Task requirements –
Filter this listing down to the lines that contain the word "function", and copy them.

Data supplied –
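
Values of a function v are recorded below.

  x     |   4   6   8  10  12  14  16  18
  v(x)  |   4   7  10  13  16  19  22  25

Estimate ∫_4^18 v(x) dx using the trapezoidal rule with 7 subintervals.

203

Δx = 2.
T_7 = (2/2)·[4 + 2·7 + 2·10 + 2·13 + 2·16 + 2·19 + 2·22 + 25] = 203.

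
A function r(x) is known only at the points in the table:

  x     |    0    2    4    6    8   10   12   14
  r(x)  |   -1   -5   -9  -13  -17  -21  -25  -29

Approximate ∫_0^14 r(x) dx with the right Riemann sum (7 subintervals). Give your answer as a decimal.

Δx = 2.
Sum = 2·[(-5) + (-9) + (-13) + (-17) + (-21) + (-25) + (-29)] = -238.

-238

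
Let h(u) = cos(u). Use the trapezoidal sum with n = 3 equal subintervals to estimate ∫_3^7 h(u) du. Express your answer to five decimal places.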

Output below –
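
Values of a function v are recorded below.
A function r(x) is known only at the points in the table: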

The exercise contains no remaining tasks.